DATA UNDER STUDY START
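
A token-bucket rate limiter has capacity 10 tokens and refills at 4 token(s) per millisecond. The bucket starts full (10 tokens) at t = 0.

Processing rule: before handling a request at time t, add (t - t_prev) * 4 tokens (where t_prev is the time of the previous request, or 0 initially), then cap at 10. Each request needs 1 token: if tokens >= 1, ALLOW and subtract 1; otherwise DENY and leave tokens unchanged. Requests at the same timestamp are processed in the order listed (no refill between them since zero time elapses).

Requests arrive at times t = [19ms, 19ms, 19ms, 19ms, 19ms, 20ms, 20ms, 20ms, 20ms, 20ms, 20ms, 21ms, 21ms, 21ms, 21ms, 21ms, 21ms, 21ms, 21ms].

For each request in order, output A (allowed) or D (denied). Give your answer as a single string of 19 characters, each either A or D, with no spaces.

Simulating step by step:
  req#1 t=19ms: ALLOW
  req#2 t=19ms: ALLOW
  req#3 t=19ms: ALLOW
  req#4 t=19ms: ALLOW
  req#5 t=19ms: ALLOW
  req#6 t=20ms: ALLOW
  req#7 t=20ms: ALLOW
  req#8 t=20ms: ALLOW
  req#9 t=20ms: ALLOW
  req#10 t=20ms: ALLOW
  req#11 t=20ms: ALLOW
  req#12 t=21ms: ALLOW
  req#13 t=21ms: ALLOW
  req#14 t=21ms: ALLOW
  req#15 t=21ms: ALLOW
  req#16 t=21ms: ALLOW
  req#17 t=21ms: ALLOW
  req#18 t=21ms: ALLOW
  req#19 t=21ms: DENY

Answer: AAAAAAAAAAAAAAAAAAD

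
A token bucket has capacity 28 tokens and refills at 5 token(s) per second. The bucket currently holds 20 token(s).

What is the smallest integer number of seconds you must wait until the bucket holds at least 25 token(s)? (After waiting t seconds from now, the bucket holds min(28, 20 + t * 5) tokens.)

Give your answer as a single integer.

Need 20 + t * 5 >= 25, so t >= 5/5.
Smallest integer t = ceil(5/5) = 1.

Answer: 1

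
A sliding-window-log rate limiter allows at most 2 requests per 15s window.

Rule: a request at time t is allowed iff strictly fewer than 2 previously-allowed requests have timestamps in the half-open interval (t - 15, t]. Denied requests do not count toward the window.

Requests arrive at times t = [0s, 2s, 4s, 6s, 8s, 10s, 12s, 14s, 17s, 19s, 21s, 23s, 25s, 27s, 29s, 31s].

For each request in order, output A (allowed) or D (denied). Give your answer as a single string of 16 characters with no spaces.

Answer: AADDDDDDAADDDDDD

Derivation:
Tracking allowed requests in the window:
  req#1 t=0s: ALLOW
  req#2 t=2s: ALLOW
  req#3 t=4s: DENY
  req#4 t=6s: DENY
  req#5 t=8s: DENY
  req#6 t=10s: DENY
  req#7 t=12s: DENY
  req#8 t=14s: DENY
  req#9 t=17s: ALLOW
  req#10 t=19s: ALLOW
  req#11 t=21s: DENY
  req#12 t=23s: DENY
  req#13 t=25s: DENY
  req#14 t=27s: DENY
  req#15 t=29s: DENY
  req#16 t=31s: DENY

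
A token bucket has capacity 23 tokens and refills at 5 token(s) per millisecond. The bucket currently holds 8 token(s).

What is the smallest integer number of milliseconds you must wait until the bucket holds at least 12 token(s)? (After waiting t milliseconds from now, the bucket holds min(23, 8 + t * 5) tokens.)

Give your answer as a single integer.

Need 8 + t * 5 >= 12, so t >= 4/5.
Smallest integer t = ceil(4/5) = 1.

Answer: 1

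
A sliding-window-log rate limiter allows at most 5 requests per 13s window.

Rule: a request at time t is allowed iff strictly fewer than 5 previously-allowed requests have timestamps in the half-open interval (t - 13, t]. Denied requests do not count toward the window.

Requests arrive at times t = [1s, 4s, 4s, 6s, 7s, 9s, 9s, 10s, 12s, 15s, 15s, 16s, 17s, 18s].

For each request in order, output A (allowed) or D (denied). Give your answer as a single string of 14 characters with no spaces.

Answer: AAAAADDDDADDAA

Derivation:
Tracking allowed requests in the window:
  req#1 t=1s: ALLOW
  req#2 t=4s: ALLOW
  req#3 t=4s: ALLOW
  req#4 t=6s: ALLOW
  req#5 t=7s: ALLOW
  req#6 t=9s: DENY
  req#7 t=9s: DENY
  req#8 t=10s: DENY
  req#9 t=12s: DENY
  req#10 t=15s: ALLOW
  req#11 t=15s: DENY
  req#12 t=16s: DENY
  req#13 t=17s: ALLOW
  req#14 t=18s: ALLOW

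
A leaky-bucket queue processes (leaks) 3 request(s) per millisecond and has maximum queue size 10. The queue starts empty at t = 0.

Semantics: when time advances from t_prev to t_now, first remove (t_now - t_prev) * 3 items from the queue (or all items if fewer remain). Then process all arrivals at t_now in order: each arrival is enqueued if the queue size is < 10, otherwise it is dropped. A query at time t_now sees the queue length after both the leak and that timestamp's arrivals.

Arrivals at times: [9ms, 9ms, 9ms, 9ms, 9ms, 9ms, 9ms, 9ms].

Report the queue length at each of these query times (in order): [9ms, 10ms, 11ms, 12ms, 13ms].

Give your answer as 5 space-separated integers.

Answer: 8 5 2 0 0

Derivation:
Queue lengths at query times:
  query t=9ms: backlog = 8
  query t=10ms: backlog = 5
  query t=11ms: backlog = 2
  query t=12ms: backlog = 0
  query t=13ms: backlog = 0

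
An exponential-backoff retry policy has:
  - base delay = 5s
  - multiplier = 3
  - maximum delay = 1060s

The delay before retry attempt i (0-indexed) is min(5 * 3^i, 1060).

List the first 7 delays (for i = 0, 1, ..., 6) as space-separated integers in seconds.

Computing each delay:
  i=0: min(5*3^0, 1060) = 5
  i=1: min(5*3^1, 1060) = 15
  i=2: min(5*3^2, 1060) = 45
  i=3: min(5*3^3, 1060) = 135
  i=4: min(5*3^4, 1060) = 405
  i=5: min(5*3^5, 1060) = 1060
  i=6: min(5*3^6, 1060) = 1060

Answer: 5 15 45 135 405 1060 1060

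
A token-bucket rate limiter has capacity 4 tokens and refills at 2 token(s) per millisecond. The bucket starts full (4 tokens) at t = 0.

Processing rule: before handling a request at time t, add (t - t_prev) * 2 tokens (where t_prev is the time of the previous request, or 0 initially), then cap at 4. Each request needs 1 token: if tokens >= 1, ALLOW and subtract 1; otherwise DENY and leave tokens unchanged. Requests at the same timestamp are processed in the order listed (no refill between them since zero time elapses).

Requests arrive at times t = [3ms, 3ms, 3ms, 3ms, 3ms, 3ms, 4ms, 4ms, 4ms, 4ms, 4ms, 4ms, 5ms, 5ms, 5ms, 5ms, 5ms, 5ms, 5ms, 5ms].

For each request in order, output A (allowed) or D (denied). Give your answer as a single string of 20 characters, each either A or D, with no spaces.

Simulating step by step:
  req#1 t=3ms: ALLOW
  req#2 t=3ms: ALLOW
  req#3 t=3ms: ALLOW
  req#4 t=3ms: ALLOW
  req#5 t=3ms: DENY
  req#6 t=3ms: DENY
  req#7 t=4ms: ALLOW
  req#8 t=4ms: ALLOW
  req#9 t=4ms: DENY
  req#10 t=4ms: DENY
  req#11 t=4ms: DENY
  req#12 t=4ms: DENY
  req#13 t=5ms: ALLOW
  req#14 t=5ms: ALLOW
  req#15 t=5ms: DENY
  req#16 t=5ms: DENY
  req#17 t=5ms: DENY
  req#18 t=5ms: DENY
  req#19 t=5ms: DENY
  req#20 t=5ms: DENY

Answer: AAAADDAADDDDAADDDDDD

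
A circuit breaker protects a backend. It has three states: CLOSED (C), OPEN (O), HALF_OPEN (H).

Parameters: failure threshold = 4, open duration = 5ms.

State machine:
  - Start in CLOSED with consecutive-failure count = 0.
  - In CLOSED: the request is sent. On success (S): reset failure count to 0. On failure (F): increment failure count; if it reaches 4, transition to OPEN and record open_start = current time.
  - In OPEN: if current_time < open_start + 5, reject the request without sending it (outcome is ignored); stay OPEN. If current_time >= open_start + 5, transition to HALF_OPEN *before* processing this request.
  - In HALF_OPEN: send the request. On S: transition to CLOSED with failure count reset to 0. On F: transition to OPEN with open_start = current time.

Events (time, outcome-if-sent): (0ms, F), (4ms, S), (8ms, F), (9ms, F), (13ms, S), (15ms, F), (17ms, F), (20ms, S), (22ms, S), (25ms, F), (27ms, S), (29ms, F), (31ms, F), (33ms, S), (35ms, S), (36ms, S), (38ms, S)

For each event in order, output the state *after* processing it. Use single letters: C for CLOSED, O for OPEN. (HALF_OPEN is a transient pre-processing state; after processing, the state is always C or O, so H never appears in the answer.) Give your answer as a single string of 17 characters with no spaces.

Answer: CCCCCCCCCCCCCCCCC

Derivation:
State after each event:
  event#1 t=0ms outcome=F: state=CLOSED
  event#2 t=4ms outcome=S: state=CLOSED
  event#3 t=8ms outcome=F: state=CLOSED
  event#4 t=9ms outcome=F: state=CLOSED
  event#5 t=13ms outcome=S: state=CLOSED
  event#6 t=15ms outcome=F: state=CLOSED
  event#7 t=17ms outcome=F: state=CLOSED
  event#8 t=20ms outcome=S: state=CLOSED
  event#9 t=22ms outcome=S: state=CLOSED
  event#10 t=25ms outcome=F: state=CLOSED
  event#11 t=27ms outcome=S: state=CLOSED
  event#12 t=29ms outcome=F: state=CLOSED
  event#13 t=31ms outcome=F: state=CLOSED
  event#14 t=33ms outcome=S: state=CLOSED
  event#15 t=35ms outcome=S: state=CLOSED
  event#16 t=36ms outcome=S: state=CLOSED
  event#17 t=38ms outcome=S: state=CLOSED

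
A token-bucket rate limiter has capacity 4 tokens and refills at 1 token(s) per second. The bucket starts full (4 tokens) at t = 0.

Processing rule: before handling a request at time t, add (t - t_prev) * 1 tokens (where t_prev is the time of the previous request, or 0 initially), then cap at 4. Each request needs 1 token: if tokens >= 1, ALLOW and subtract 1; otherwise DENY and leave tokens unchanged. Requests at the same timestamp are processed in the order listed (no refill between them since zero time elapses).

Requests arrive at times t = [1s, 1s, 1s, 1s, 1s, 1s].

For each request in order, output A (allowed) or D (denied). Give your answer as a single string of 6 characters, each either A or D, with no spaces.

Simulating step by step:
  req#1 t=1s: ALLOW
  req#2 t=1s: ALLOW
  req#3 t=1s: ALLOW
  req#4 t=1s: ALLOW
  req#5 t=1s: DENY
  req#6 t=1s: DENY

Answer: AAAADD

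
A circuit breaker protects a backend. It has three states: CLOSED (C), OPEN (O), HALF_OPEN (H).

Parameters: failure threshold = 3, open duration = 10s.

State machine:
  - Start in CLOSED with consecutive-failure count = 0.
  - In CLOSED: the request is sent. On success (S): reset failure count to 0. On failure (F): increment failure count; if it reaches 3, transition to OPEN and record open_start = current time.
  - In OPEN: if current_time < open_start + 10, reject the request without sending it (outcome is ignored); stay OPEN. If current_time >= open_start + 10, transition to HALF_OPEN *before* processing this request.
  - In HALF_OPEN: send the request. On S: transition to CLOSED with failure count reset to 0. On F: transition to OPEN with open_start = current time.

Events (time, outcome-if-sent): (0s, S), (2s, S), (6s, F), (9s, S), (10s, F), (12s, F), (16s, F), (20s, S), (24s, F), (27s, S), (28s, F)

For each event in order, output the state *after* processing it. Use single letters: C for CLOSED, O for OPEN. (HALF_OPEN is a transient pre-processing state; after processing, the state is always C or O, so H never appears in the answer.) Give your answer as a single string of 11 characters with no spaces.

State after each event:
  event#1 t=0s outcome=S: state=CLOSED
  event#2 t=2s outcome=S: state=CLOSED
  event#3 t=6s outcome=F: state=CLOSED
  event#4 t=9s outcome=S: state=CLOSED
  event#5 t=10s outcome=F: state=CLOSED
  event#6 t=12s outcome=F: state=CLOSED
  event#7 t=16s outcome=F: state=OPEN
  event#8 t=20s outcome=S: state=OPEN
  event#9 t=24s outcome=F: state=OPEN
  event#10 t=27s outcome=S: state=CLOSED
  event#11 t=28s outcome=F: state=CLOSED

Answer: CCCCCCOOOCC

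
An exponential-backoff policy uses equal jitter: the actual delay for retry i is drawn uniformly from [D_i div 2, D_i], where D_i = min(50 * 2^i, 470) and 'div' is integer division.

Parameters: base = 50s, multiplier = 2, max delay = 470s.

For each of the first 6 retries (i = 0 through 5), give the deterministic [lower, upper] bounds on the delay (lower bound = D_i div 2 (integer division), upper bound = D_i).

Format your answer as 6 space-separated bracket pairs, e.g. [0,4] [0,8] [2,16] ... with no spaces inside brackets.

Answer: [25,50] [50,100] [100,200] [200,400] [235,470] [235,470]

Derivation:
Computing bounds per retry:
  i=0: D_i=min(50*2^0,470)=50, bounds=[25,50]
  i=1: D_i=min(50*2^1,470)=100, bounds=[50,100]
  i=2: D_i=min(50*2^2,470)=200, bounds=[100,200]
  i=3: D_i=min(50*2^3,470)=400, bounds=[200,400]
  i=4: D_i=min(50*2^4,470)=470, bounds=[235,470]
  i=5: D_i=min(50*2^5,470)=470, bounds=[235,470]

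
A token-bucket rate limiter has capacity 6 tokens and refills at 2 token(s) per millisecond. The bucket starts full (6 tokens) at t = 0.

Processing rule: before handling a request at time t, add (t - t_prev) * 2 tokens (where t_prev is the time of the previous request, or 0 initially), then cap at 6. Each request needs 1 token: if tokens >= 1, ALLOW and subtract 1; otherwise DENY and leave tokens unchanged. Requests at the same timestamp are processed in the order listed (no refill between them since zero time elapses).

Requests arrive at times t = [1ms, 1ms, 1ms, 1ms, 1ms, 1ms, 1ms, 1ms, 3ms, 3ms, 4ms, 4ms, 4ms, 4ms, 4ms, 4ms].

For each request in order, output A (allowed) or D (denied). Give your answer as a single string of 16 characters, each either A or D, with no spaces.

Answer: AAAAAADDAAAAAADD

Derivation:
Simulating step by step:
  req#1 t=1ms: ALLOW
  req#2 t=1ms: ALLOW
  req#3 t=1ms: ALLOW
  req#4 t=1ms: ALLOW
  req#5 t=1ms: ALLOW
  req#6 t=1ms: ALLOW
  req#7 t=1ms: DENY
  req#8 t=1ms: DENY
  req#9 t=3ms: ALLOW
  req#10 t=3ms: ALLOW
  req#11 t=4ms: ALLOW
  req#12 t=4ms: ALLOW
  req#13 t=4ms: ALLOW
  req#14 t=4ms: ALLOW
  req#15 t=4ms: DENY
  req#16 t=4ms: DENY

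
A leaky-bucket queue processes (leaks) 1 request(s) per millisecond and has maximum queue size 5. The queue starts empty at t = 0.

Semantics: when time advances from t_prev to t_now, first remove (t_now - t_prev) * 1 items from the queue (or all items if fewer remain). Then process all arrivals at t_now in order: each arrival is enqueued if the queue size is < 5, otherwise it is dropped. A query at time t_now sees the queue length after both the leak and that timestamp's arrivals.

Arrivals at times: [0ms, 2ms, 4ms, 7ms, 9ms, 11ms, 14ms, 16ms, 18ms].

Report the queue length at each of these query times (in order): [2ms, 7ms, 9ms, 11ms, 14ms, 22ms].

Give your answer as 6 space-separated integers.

Answer: 1 1 1 1 1 0

Derivation:
Queue lengths at query times:
  query t=2ms: backlog = 1
  query t=7ms: backlog = 1
  query t=9ms: backlog = 1
  query t=11ms: backlog = 1
  query t=14ms: backlog = 1
  query t=22ms: backlog = 0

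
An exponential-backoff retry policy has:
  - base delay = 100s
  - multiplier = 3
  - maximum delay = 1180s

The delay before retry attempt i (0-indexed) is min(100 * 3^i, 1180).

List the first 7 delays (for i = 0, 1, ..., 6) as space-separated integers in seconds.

Computing each delay:
  i=0: min(100*3^0, 1180) = 100
  i=1: min(100*3^1, 1180) = 300
  i=2: min(100*3^2, 1180) = 900
  i=3: min(100*3^3, 1180) = 1180
  i=4: min(100*3^4, 1180) = 1180
  i=5: min(100*3^5, 1180) = 1180
  i=6: min(100*3^6, 1180) = 1180

Answer: 100 300 900 1180 1180 1180 1180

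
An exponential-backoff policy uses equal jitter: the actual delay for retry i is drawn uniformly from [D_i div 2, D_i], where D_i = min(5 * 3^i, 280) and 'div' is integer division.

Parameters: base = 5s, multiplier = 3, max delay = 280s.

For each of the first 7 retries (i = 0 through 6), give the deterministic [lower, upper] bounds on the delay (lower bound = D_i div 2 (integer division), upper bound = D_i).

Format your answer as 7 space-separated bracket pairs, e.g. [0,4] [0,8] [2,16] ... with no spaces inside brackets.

Computing bounds per retry:
  i=0: D_i=min(5*3^0,280)=5, bounds=[2,5]
  i=1: D_i=min(5*3^1,280)=15, bounds=[7,15]
  i=2: D_i=min(5*3^2,280)=45, bounds=[22,45]
  i=3: D_i=min(5*3^3,280)=135, bounds=[67,135]
  i=4: D_i=min(5*3^4,280)=280, bounds=[140,280]
  i=5: D_i=min(5*3^5,280)=280, bounds=[140,280]
  i=6: D_i=min(5*3^6,280)=280, bounds=[140,280]

Answer: [2,5] [7,15] [22,45] [67,135] [140,280] [140,280] [140,280]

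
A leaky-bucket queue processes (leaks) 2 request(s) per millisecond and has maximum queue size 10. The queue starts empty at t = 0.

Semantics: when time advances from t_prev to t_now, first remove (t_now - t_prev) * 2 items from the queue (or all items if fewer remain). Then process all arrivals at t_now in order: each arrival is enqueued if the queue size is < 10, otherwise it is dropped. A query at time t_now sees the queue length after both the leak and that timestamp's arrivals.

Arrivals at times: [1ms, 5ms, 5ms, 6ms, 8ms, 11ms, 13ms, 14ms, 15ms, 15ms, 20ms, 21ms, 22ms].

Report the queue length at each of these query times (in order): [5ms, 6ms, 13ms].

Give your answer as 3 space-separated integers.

Queue lengths at query times:
  query t=5ms: backlog = 2
  query t=6ms: backlog = 1
  query t=13ms: backlog = 1

Answer: 2 1 1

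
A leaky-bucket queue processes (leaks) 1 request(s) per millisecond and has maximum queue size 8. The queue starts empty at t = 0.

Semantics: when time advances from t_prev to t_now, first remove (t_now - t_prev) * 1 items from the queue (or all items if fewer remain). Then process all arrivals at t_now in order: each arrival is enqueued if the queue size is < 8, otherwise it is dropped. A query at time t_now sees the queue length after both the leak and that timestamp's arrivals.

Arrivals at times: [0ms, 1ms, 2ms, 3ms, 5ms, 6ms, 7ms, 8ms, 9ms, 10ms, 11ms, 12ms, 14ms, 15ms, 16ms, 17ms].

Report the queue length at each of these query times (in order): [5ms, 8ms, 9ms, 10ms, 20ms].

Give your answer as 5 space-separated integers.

Queue lengths at query times:
  query t=5ms: backlog = 1
  query t=8ms: backlog = 1
  query t=9ms: backlog = 1
  query t=10ms: backlog = 1
  query t=20ms: backlog = 0

Answer: 1 1 1 1 0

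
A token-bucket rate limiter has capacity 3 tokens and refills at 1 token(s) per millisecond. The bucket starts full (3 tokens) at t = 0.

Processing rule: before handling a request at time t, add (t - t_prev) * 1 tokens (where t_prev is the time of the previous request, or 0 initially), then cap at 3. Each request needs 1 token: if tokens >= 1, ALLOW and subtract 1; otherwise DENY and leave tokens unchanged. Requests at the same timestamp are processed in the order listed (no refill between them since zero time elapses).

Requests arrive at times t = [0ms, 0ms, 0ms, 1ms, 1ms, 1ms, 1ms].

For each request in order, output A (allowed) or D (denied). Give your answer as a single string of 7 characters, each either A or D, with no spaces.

Answer: AAAADDD

Derivation:
Simulating step by step:
  req#1 t=0ms: ALLOW
  req#2 t=0ms: ALLOW
  req#3 t=0ms: ALLOW
  req#4 t=1ms: ALLOW
  req#5 t=1ms: DENY
  req#6 t=1ms: DENY
  req#7 t=1ms: DENY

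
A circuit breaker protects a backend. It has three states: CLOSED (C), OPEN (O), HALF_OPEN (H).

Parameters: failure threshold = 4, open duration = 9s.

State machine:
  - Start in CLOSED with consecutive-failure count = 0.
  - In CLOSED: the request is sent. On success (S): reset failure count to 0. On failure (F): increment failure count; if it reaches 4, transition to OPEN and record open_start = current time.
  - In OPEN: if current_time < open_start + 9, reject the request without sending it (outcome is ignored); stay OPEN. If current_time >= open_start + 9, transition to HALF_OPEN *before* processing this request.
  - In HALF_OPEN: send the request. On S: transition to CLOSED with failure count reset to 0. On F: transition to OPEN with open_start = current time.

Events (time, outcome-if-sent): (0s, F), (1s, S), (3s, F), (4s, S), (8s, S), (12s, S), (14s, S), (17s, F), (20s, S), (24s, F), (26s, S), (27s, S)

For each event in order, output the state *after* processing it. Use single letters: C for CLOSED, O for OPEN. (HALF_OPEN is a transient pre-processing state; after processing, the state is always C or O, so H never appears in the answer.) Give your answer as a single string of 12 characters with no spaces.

Answer: CCCCCCCCCCCC

Derivation:
State after each event:
  event#1 t=0s outcome=F: state=CLOSED
  event#2 t=1s outcome=S: state=CLOSED
  event#3 t=3s outcome=F: state=CLOSED
  event#4 t=4s outcome=S: state=CLOSED
  event#5 t=8s outcome=S: state=CLOSED
  event#6 t=12s outcome=S: state=CLOSED
  event#7 t=14s outcome=S: state=CLOSED
  event#8 t=17s outcome=F: state=CLOSED
  event#9 t=20s outcome=S: state=CLOSED
  event#10 t=24s outcome=F: state=CLOSED
  event#11 t=26s outcome=S: state=CLOSED
  event#12 t=27s outcome=S: state=CLOSED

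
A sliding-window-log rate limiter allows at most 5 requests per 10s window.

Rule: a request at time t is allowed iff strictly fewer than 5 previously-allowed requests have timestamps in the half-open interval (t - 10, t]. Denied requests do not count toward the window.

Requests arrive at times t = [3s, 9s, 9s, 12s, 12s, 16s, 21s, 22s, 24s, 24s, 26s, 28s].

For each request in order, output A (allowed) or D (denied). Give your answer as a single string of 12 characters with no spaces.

Tracking allowed requests in the window:
  req#1 t=3s: ALLOW
  req#2 t=9s: ALLOW
  req#3 t=9s: ALLOW
  req#4 t=12s: ALLOW
  req#5 t=12s: ALLOW
  req#6 t=16s: ALLOW
  req#7 t=21s: ALLOW
  req#8 t=22s: ALLOW
  req#9 t=24s: ALLOW
  req#10 t=24s: ALLOW
  req#11 t=26s: ALLOW
  req#12 t=28s: DENY

Answer: AAAAAAAAAAAD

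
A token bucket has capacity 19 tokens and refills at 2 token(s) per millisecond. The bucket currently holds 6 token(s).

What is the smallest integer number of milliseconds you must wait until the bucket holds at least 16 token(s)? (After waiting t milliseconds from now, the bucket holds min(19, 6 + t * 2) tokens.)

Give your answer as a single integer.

Answer: 5

Derivation:
Need 6 + t * 2 >= 16, so t >= 10/2.
Smallest integer t = ceil(10/2) = 5.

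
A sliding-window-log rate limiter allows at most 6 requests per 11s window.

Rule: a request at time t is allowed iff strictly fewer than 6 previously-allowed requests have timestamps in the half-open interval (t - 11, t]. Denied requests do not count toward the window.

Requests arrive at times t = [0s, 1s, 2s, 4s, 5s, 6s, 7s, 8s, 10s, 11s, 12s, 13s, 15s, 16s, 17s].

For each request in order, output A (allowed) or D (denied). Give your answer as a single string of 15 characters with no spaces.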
DATA UNDER STUDY END
* **WHAT IS REQUIRED**
Filter the material for the word "multiplier" and copy each matching line.

* **ANSWER SPACE**
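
  - multiplier = 3
Parameters: base = 50s, multiplier = 2, max delay = 470s.
  - multiplier = 3
Parameters: base = 5s, multiplier = 3, max delay = 280s.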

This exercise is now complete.